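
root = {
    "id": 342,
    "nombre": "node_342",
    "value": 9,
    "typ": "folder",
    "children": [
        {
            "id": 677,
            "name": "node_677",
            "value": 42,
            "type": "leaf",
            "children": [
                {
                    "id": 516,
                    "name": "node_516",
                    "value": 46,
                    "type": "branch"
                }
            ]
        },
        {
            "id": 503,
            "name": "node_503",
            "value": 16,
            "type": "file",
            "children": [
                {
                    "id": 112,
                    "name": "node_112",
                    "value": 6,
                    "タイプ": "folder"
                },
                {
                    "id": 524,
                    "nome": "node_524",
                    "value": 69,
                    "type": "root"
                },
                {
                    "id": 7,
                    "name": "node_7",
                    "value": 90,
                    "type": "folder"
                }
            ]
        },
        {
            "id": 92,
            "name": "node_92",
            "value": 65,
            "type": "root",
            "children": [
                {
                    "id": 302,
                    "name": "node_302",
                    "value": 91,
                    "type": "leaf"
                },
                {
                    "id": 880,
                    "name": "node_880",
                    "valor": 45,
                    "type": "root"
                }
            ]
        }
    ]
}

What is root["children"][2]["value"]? 65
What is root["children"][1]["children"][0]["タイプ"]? "folder"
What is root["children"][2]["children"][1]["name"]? "node_880"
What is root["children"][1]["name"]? "node_503"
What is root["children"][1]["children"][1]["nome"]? "node_524"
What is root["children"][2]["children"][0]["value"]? 91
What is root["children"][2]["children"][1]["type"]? "root"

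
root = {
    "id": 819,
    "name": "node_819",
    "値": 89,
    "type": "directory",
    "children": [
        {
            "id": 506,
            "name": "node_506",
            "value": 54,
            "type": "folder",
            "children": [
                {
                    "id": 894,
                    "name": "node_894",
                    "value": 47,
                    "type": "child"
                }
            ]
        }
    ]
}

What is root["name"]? "node_819"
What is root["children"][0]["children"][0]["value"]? 47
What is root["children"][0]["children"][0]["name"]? "node_894"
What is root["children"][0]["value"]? 54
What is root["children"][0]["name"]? "node_506"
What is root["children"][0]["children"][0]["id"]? 894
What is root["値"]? 89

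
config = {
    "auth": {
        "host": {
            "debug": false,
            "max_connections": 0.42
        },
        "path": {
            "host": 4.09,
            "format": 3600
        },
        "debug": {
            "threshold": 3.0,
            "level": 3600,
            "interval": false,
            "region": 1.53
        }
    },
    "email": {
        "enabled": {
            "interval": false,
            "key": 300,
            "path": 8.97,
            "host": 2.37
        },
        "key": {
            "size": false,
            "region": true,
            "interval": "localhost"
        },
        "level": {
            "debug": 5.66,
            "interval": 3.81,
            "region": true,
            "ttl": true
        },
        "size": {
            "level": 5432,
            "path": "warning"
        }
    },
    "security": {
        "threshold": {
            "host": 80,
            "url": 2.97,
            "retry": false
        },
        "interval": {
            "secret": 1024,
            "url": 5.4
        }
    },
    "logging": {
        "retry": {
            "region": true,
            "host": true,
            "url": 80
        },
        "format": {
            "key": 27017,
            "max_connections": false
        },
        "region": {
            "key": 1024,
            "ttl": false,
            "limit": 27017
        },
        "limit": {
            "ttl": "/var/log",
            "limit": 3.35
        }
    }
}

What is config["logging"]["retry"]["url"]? 80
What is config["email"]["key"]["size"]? False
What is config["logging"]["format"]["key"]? 27017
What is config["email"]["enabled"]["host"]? 2.37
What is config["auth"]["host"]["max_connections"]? 0.42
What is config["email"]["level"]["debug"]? 5.66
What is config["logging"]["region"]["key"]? 1024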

Description of the task: Scan the records for the string "interval". Copy each line in which it appears.

Answer section:
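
            "interval": false,
            "interval": false,
            "interval": "localhost"
            "interval": 3.81,
        "interval": {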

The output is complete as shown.